Materials provided:
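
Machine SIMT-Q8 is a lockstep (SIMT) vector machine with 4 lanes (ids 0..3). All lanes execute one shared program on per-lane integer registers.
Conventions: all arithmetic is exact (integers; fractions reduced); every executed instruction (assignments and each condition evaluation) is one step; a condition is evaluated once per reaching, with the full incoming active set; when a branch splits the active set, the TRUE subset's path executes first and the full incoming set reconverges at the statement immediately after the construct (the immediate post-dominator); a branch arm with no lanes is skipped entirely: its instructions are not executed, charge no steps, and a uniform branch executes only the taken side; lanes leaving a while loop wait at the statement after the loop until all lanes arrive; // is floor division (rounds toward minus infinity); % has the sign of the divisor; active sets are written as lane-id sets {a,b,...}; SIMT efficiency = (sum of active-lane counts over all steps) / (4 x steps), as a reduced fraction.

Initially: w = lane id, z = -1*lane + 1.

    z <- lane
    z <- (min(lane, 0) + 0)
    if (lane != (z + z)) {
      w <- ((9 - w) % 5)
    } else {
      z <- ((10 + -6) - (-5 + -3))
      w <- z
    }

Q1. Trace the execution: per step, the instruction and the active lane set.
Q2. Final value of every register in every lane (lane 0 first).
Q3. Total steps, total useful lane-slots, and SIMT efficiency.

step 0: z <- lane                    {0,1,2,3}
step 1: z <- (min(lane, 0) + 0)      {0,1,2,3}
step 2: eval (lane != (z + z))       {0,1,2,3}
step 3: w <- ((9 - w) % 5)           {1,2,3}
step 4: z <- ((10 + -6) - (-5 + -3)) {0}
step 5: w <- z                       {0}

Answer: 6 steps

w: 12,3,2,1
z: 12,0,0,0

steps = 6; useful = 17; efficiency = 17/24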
==
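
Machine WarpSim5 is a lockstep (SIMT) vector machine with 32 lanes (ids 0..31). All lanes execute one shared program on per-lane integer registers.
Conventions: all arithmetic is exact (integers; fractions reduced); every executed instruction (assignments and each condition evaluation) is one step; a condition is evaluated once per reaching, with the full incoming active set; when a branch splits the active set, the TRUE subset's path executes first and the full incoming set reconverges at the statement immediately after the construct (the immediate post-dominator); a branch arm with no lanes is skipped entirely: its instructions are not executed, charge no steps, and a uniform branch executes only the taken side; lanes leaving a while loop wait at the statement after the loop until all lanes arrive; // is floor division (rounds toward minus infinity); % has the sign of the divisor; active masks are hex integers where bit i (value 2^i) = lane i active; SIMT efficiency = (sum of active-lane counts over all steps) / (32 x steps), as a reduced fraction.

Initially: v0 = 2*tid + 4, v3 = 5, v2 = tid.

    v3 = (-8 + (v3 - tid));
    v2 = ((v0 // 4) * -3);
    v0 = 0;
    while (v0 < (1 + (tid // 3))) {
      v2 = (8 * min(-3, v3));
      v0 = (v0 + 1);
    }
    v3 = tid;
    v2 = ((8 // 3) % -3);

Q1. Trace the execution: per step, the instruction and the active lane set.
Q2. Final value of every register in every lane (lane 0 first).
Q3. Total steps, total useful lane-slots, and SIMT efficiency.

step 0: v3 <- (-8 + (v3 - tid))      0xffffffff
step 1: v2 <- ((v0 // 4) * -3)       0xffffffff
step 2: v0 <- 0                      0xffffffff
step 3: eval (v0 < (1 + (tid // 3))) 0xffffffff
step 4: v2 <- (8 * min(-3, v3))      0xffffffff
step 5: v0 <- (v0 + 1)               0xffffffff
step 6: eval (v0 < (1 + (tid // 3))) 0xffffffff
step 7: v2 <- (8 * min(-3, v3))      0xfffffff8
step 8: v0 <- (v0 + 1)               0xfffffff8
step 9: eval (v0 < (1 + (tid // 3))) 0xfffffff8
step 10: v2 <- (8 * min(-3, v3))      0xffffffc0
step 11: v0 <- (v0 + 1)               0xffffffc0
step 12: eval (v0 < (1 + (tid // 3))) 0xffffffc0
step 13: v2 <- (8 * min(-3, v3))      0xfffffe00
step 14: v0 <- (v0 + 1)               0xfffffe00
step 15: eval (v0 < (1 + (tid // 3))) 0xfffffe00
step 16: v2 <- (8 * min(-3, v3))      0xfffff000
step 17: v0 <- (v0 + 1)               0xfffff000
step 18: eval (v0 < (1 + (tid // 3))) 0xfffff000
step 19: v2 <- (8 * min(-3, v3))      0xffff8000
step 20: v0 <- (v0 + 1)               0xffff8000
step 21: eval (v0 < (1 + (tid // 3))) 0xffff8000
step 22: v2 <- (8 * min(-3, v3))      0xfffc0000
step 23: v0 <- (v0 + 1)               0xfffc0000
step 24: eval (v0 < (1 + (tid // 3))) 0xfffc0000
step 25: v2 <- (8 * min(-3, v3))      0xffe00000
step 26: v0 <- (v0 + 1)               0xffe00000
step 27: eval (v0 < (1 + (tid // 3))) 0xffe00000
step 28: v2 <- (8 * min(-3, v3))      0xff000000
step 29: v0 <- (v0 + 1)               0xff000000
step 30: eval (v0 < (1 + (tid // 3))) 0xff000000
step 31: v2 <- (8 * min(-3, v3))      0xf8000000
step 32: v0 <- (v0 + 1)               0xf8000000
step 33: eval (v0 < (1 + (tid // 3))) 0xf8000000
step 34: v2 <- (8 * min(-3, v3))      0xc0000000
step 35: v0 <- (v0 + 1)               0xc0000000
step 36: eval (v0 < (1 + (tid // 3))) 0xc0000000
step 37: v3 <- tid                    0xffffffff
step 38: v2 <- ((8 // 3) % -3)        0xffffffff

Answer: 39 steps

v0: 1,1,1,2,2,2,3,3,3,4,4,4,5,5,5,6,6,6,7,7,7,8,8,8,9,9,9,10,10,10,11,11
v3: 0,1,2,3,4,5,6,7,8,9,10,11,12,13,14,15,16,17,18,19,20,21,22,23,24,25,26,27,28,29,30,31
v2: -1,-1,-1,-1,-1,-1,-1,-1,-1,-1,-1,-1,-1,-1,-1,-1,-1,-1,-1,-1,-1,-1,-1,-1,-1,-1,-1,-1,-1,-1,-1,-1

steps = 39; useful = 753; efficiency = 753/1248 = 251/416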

Work request: Whenever a line of the listing above holds the word "machine", copy that line.

Task answer:
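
Machine SIMT-Q8 is a lockstep (SIMT) vector machine with 4 lanes (ids 0..3). All lanes execute one shared program on per-lane integer registers.
Machine WarpSim5 is a lockstep (SIMT) vector machine with 32 lanes (ids 0..31). All lanes execute one shared program on per-lane integer registers.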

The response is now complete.